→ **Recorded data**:
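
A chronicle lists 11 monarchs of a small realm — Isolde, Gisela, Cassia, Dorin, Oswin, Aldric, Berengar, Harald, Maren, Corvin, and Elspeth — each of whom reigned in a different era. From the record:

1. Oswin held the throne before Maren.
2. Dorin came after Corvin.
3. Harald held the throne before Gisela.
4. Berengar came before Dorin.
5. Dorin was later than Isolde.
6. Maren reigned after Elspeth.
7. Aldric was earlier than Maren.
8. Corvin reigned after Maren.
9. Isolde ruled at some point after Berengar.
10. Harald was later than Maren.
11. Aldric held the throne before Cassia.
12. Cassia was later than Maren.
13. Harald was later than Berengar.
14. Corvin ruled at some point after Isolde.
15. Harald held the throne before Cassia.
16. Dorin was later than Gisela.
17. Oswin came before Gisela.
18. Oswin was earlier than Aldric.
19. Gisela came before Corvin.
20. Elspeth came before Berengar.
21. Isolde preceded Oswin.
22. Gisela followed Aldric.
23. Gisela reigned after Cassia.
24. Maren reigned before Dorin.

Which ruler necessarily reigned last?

Every other ruler has a chain of constraints placing them before Dorin, so Dorin is last.

Dorin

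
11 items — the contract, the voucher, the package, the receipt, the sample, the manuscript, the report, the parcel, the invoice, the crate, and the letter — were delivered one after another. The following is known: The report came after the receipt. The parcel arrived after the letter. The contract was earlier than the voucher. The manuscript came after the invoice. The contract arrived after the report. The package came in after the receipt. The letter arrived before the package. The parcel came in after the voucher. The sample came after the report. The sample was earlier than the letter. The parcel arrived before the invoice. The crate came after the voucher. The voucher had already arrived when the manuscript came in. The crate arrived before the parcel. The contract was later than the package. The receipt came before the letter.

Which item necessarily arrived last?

the manuscript

Every other item has a chain of constraints placing it before the manuscript, so the manuscript is last.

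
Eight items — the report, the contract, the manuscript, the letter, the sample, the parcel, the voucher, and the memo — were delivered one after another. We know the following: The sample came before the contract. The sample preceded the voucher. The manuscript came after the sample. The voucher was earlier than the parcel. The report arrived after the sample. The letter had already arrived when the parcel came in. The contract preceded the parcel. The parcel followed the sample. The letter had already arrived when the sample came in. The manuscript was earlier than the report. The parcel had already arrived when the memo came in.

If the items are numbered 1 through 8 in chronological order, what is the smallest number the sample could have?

2

The letter must come before the sample — 1 forced predecessor.
Nothing else is forced ahead of the sample, so its earliest slot is position 1 + 1 = 2.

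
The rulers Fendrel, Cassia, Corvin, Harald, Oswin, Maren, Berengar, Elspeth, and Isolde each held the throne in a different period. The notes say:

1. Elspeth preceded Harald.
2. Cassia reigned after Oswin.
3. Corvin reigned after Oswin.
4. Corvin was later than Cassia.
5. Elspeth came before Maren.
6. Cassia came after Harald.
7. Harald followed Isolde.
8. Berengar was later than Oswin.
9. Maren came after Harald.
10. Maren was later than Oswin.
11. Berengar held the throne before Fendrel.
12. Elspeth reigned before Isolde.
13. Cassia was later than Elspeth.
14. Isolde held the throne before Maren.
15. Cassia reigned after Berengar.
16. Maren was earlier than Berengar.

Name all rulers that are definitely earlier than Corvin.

Directly stated before Corvin: Cassia and Oswin.
Berengar reaches Corvin via Berengar → Cassia → Corvin.
Elspeth reaches Corvin via Elspeth → Cassia → Corvin.
Harald reaches Corvin via Harald → Cassia → Corvin.
Likewise Isolde and Maren each reach Corvin by chaining the stated constraints.
No chain forces Fendrel ahead of Corvin.

Berengar, Cassia, Elspeth, Harald, Isolde, Maren, Oswin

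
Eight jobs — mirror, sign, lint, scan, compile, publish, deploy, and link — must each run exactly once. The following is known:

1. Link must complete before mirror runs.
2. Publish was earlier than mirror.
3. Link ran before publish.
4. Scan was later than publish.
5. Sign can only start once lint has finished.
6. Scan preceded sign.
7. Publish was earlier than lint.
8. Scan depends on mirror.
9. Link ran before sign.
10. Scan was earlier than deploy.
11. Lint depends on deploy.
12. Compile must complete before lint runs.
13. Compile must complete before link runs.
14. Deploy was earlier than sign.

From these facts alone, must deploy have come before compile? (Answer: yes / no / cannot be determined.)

no

Tracing the constraints gives compile → link → mirror → scan → deploy, so compile must come before deploy.
That means deploy cannot be before compile.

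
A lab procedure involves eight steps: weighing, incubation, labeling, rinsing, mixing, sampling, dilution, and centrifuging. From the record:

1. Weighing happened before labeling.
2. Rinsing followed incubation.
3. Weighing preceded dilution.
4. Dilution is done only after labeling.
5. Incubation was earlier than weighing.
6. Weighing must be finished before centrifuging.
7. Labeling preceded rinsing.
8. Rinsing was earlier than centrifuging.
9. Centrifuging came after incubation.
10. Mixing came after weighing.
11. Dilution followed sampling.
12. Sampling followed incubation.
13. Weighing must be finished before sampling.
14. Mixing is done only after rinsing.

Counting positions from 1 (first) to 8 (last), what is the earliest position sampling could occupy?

Incubation and weighing must both come before sampling — 2 forced predecessors.
Nothing else is forced ahead of sampling, so its earliest slot is position 2 + 1 = 3.

3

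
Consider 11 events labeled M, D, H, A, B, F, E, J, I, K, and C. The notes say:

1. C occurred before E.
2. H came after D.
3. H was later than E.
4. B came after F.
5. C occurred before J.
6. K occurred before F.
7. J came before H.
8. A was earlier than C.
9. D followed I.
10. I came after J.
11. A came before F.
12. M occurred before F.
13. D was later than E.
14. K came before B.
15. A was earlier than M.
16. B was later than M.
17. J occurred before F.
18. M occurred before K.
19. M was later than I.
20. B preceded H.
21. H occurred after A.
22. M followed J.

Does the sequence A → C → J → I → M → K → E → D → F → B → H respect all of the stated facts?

Check each stated constraint against the proposed order — e.g. J is ahead of H; A is ahead of H. Every pair is in the required order; nothing is violated.

yes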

→ **ABOUT THIS EXERCISE**:
Would you please write out all the entries exactly?

→ **WRITTEN ANSWER**:
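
A chronicle lists 11 monarchs of a small realm — Isolde, Gisela, Cassia, Dorin, Oswin, Aldric, Berengar, Harald, Maren, Corvin, and Elspeth — each of whom reigned in a different era. From the record:

1. Oswin held the throne before Maren.
2. Dorin came after Corvin.
3. Harald held the throne before Gisela.
4. Berengar came before Dorin.
5. Dorin was later than Isolde.
6. Maren reigned after Elspeth.
7. Aldric was earlier than Maren.
8. Corvin reigned after Maren.
9. Isolde ruled at some point after Berengar.
10. Harald was later than Maren.
11. Aldric held the throne before Cassia.
12. Cassia was later than Maren.
13. Harald was later than Berengar.
14. Corvin ruled at some point after Isolde.
15. Harald held the throne before Cassia.
16. Dorin was later than Gisela.
17. Oswin came before Gisela.
18. Oswin was earlier than Aldric.
19. Gisela came before Corvin.
20. Elspeth came before Berengar.
21. Isolde preceded Oswin.
22. Gisela followed Aldric.
23. Gisela reigned after Cassia.
24. Maren reigned before Dorin.

Which ruler necessarily reigned last?

Every other ruler has a chain of constraints placing them before Dorin, so Dorin is last.

Dorin

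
11 items — the contract, the voucher, the package, the receipt, the sample, the manuscript, the report, the parcel, the invoice, the crate, and the letter — were delivered one after another. The following is known: The report came after the receipt. The parcel arrived after the letter. The contract was earlier than the voucher. The manuscript came after the invoice. The contract arrived after the report. The package came in after the receipt. The letter arrived before the package. The parcel came in after the voucher. The sample came after the report. The sample was earlier than the letter. The parcel arrived before the invoice. The crate came after the voucher. The voucher had already arrived when the manuscript came in. The crate arrived before the parcel. The contract was later than the package. The receipt came before the letter.

Which item necessarily arrived last?

the manuscript

Every other item has a chain of constraints placing it before the manuscript, so the manuscript is last.

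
Eight items — the report, the contract, the manuscript, the letter, the sample, the parcel, the voucher, and the memo — were delivered one after another. We know the following: The sample came before the contract. The sample preceded the voucher. The manuscript came after the sample. The voucher was earlier than the parcel. The report arrived after the sample. The letter had already arrived when the parcel came in. The contract preceded the parcel. The parcel followed the sample. The letter had already arrived when the sample came in. The manuscript was earlier than the report. The parcel had already arrived when the memo came in.

If the items are numbered 1 through 8 in chronological order, what is the smallest number the sample could have?

2

The letter must come before the sample — 1 forced predecessor.
Nothing else is forced ahead of the sample, so its earliest slot is position 1 + 1 = 2.

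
The rulers Fendrel, Cassia, Corvin, Harald, Oswin, Maren, Berengar, Elspeth, and Isolde each held the throne in a different period. The notes say:

1. Elspeth preceded Harald.
2. Cassia reigned after Oswin.
3. Corvin reigned after Oswin.
4. Corvin was later than Cassia.
5. Elspeth came before Maren.
6. Cassia came after Harald.
7. Harald followed Isolde.
8. Berengar was later than Oswin.
9. Maren came after Harald.
10. Maren was later than Oswin.
11. Berengar held the throne before Fendrel.
12. Elspeth reigned before Isolde.
13. Cassia was later than Elspeth.
14. Isolde held the throne before Maren.
15. Cassia reigned after Berengar.
16. Maren was earlier than Berengar.

Name all rulers that are definitely earlier than Corvin.

Directly stated before Corvin: Cassia and Oswin.
Berengar reaches Corvin via Berengar → Cassia → Corvin.
Elspeth reaches Corvin via Elspeth → Cassia → Corvin.
Harald reaches Corvin via Harald → Cassia → Corvin.
Likewise Isolde and Maren each reach Corvin by chaining the stated constraints.
No chain forces Fendrel ahead of Corvin.

Berengar, Cassia, Elspeth, Harald, Isolde, Maren, Oswin

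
Eight jobs — mirror, sign, lint, scan, compile, publish, deploy, and link — must each run exactly once. The following is known:

1. Link must complete before mirror runs.
2. Publish was earlier than mirror.
3. Link ran before publish.
4. Scan was later than publish.
5. Sign can only start once lint has finished.
6. Scan preceded sign.
7. Publish was earlier than lint.
8. Scan depends on mirror.
9. Link ran before sign.
10. Scan was earlier than deploy.
11. Lint depends on deploy.
12. Compile must complete before lint runs.
13. Compile must complete before link runs.
14. Deploy was earlier than sign.

From these facts alone, must deploy have come before compile? (Answer: yes / no / cannot be determined.)

no

Tracing the constraints gives compile → link → mirror → scan → deploy, so compile must come before deploy.
That means deploy cannot be before compile.

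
A lab procedure involves eight steps: weighing, incubation, labeling, rinsing, mixing, sampling, dilution, and centrifuging. From the record:

1. Weighing happened before labeling.
2. Rinsing followed incubation.
3. Weighing preceded dilution.
4. Dilution is done only after labeling.
5. Incubation was earlier than weighing.
6. Weighing must be finished before centrifuging.
7. Labeling preceded rinsing.
8. Rinsing was earlier than centrifuging.
9. Centrifuging came after incubation.
10. Mixing came after weighing.
11. Dilution followed sampling.
12. Sampling followed incubation.
13. Weighing must be finished before sampling.
14. Mixing is done only after rinsing.

Counting positions from 1 (first) to 8 (last), what is the earliest position sampling could occupy?

Incubation and weighing must both come before sampling — 2 forced predecessors.
Nothing else is forced ahead of sampling, so its earliest slot is position 2 + 1 = 3.

3

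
Consider 11 events labeled M, D, H, A, B, F, E, J, I, K, and C. The notes say:

1. C occurred before E.
2. H came after D.
3. H was later than E.
4. B came after F.
5. C occurred before J.
6. K occurred before F.
7. J came before H.
8. A was earlier than C.
9. D followed I.
10. I came after J.
11. A came before F.
12. M occurred before F.
13. D was later than E.
14. K came before B.
15. A was earlier than M.
16. B was later than M.
17. J occurred before F.
18. M occurred before K.
19. M was later than I.
20. B preceded H.
21. H occurred after A.
22. M followed J.

Does the sequence A → C → J → I → M → K → E → D → F → B → H respect all of the stated facts?

Check each stated constraint against the proposed order — e.g. J is ahead of H; A is ahead of H. Every pair is in the required order; nothing is violated.

yes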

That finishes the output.